Stored data:
=-=-=

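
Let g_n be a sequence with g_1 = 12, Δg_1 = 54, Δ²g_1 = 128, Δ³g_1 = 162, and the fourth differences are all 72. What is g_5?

1716

Build the table forward from the leading diagonal:
Δ⁴: 72  72  72  72  72
Δ³: 162  234  306  378  450
Δ²: 128  290  524  830  1208
Δ: 54  182  472  996  1826
g: 12  66  248  720  1716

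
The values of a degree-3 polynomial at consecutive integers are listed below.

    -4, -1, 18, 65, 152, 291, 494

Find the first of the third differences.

D1: 3, 19, 47, 87, 139, 203
D2: 16, 28, 40, 52, 64
D3: 12, 12, 12, 12

12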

=-=-=

### Work required
All of the entries are to be transcribed exactly.

### Written solution
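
Let g_n be a sequence with g_1 = 12, Δg_1 = 54, Δ²g_1 = 128, Δ³g_1 = 162, and the fourth differences are all 72. What is g_5?

1716

Build the table forward from the leading diagonal:
Δ⁴: 72  72  72  72  72
Δ³: 162  234  306  378  450
Δ²: 128  290  524  830  1208
Δ: 54  182  472  996  1826
g: 12  66  248  720  1716

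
The values of a degree-3 polynomial at consecutive integers are listed below.

    -4, -1, 18, 65, 152, 291, 494

Find the first of the third differences.

D1: 3, 19, 47, 87, 139, 203
D2: 16, 28, 40, 52, 64
D3: 12, 12, 12, 12

12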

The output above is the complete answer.